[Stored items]
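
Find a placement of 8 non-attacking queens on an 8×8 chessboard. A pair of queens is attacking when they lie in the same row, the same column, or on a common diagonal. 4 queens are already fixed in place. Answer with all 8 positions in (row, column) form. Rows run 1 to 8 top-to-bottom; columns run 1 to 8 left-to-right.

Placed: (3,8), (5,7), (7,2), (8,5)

Row 1: attacked by (3,8)→{6,8}; (5,7)→{3,7}; (7,2)→{2,8}; (8,5)→{5}. Safe: 1, 4. Place at column 1.
Row 2: attacked by (1,1)→{1,2}; (3,8)→{7,8}; (5,7)→{4,7}; (7,2)→{2,7}; (8,5)→{5}. Safe: 3, 6. Place at column 6.
Row 4: attacked by (1,1)→{1,4}; (2,6)→{4,6,8}; (3,8)→{7,8}; (5,7)→{6,7,8}; (7,2)→{2,5}; (8,5)→{1,5}. Safe: 3. Place at column 3.
Row 6: attacked by (1,1)→{1,6}; (2,6)→{2,6}; (3,8)→{5,8}; (4,3)→{1,3,5}; (5,7)→{6,7,8}; (7,2)→{1,2,3}; (8,5)→{3,5,7}. Safe: 4. Place at column 4.
Columns [1, 6, 8, 3, 7, 4, 2, 5], r−c [0, -4, -5, 1, -2, 2, 5, 3], r+c [2, 8, 11, 7, 12, 10, 9, 13] are all distinct, so no two queens attack.

(1,1) (2,6) (3,8) (4,3) (5,7) (6,4) (7,2) (8,5)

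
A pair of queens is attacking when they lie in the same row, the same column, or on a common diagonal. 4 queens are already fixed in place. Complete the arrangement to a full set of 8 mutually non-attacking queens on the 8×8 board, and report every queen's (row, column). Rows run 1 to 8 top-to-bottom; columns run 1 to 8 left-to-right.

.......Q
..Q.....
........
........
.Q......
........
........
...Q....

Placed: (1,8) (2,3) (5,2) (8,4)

(1,8) (2,3) (3,1) (4,6) (5,2) (6,5) (7,7) (8,4)

Row 3: attacked by (1,8)→{6,8}; (2,3)→{2,3,4}; (5,2)→{2,4}; (8,4)→{4}. Safe: 1, 5, 7. Place at column 1.
Row 4: attacked by (1,8)→{5,8}; (2,3)→{1,3,5}; (3,1)→{1,2}; (5,2)→{1,2,3}; (8,4)→{4,8}. Safe: 6, 7. Place at column 6.
Row 6: attacked by (1,8)→{3,8}; (2,3)→{3,7}; (3,1)→{1,4}; (4,6)→{4,6,8}; (5,2)→{1,2,3}; (8,4)→{2,4,6}. Safe: 5. Place at column 5.
Row 7: attacked by (1,8)→{2,8}; (2,3)→{3,8}; (3,1)→{1,5}; (4,6)→{3,6}; (5,2)→{2,4}; (6,5)→{4,5,6}; (8,4)→{3,4,5}. Safe: 7. Place at column 7.
Columns [8, 3, 1, 6, 2, 5, 7, 4], r−c [-7, -1, 2, -2, 3, 1, 0, 4], r+c [9, 5, 4, 10, 7, 11, 14, 12] are all distinct, so no two queens attack.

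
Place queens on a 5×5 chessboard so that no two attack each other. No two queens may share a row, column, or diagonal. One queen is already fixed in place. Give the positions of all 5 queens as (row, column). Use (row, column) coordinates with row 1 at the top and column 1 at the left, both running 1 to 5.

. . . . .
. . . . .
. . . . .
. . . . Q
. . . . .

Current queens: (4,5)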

> [What is needed]
Until the last line is reached, keep transcribing the data exactly.

> [Output below]
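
Find a placement of 8 non-attacking queens on an 8×8 chessboard. A pair of queens is attacking when they lie in the same row, the same column, or on a common diagonal. 4 queens are already fixed in place. Answer with all 8 positions in (row, column) form. Rows run 1 to 8 top-to-bottom; columns run 1 to 8 left-to-right.

Placed: (3,8), (5,7), (7,2), (8,5)

Row 1: attacked by (3,8)→{6,8}; (5,7)→{3,7}; (7,2)→{2,8}; (8,5)→{5}. Safe: 1, 4. Place at column 1.
Row 2: attacked by (1,1)→{1,2}; (3,8)→{7,8}; (5,7)→{4,7}; (7,2)→{2,7}; (8,5)→{5}. Safe: 3, 6. Place at column 6.
Row 4: attacked by (1,1)→{1,4}; (2,6)→{4,6,8}; (3,8)→{7,8}; (5,7)→{6,7,8}; (7,2)→{2,5}; (8,5)→{1,5}. Safe: 3. Place at column 3.
Row 6: attacked by (1,1)→{1,6}; (2,6)→{2,6}; (3,8)→{5,8}; (4,3)→{1,3,5}; (5,7)→{6,7,8}; (7,2)→{1,2,3}; (8,5)→{3,5,7}. Safe: 4. Place at column 4.
Columns [1, 6, 8, 3, 7, 4, 2, 5], r−c [0, -4, -5, 1, -2, 2, 5, 3], r+c [2, 8, 11, 7, 12, 10, 9, 13] are all distinct, so no two queens attack.

(1,1) (2,6) (3,8) (4,3) (5,7) (6,4) (7,2) (8,5)

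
A pair of queens is attacking when they lie in the same row, the same column, or on a common diagonal. 4 queens are already fixed in place. Complete the arrangement to a full set of 8 mutually non-attacking queens on the 8×8 board, and report every queen's (row, column). Rows run 1 to 8 top-to-bottom; columns run 1 to 8 left-to-right.

.......Q
..Q.....
........
........
.Q......
........
........
...Q....

Placed: (1,8) (2,3) (5,2) (8,4)

(1,8) (2,3) (3,1) (4,6) (5,2) (6,5) (7,7) (8,4)

Row 3: attacked by (1,8)→{6,8}; (2,3)→{2,3,4}; (5,2)→{2,4}; (8,4)→{4}. Safe: 1, 5, 7. Place at column 1.
Row 4: attacked by (1,8)→{5,8}; (2,3)→{1,3,5}; (3,1)→{1,2}; (5,2)→{1,2,3}; (8,4)→{4,8}. Safe: 6, 7. Place at column 6.
Row 6: attacked by (1,8)→{3,8}; (2,3)→{3,7}; (3,1)→{1,4}; (4,6)→{4,6,8}; (5,2)→{1,2,3}; (8,4)→{2,4,6}. Safe: 5. Place at column 5.
Row 7: attacked by (1,8)→{2,8}; (2,3)→{3,8}; (3,1)→{1,5}; (4,6)→{3,6}; (5,2)→{2,4}; (6,5)→{4,5,6}; (8,4)→{3,4,5}. Safe: 7. Place at column 7.
Columns [8, 3, 1, 6, 2, 5, 7, 4], r−c [-7, -1, 2, -2, 3, 1, 0, 4], r+c [9, 5, 4, 10, 7, 11, 14, 12] are all distinct, so no two queens attack.

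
Place queens on a 5×5 chessboard so that no two attack each other. No two queens may share a row, column, or diagonal. One queen is already fixed in place. Give the positions of all 5 queens as (row, column). Use (row, column) coordinates with row 1 at the top and column 1 at the left, both running 1 to 5.

. . . . .
. . . . .
. . . . .
. . . . Q
. . . . .

Current queens: (4,5)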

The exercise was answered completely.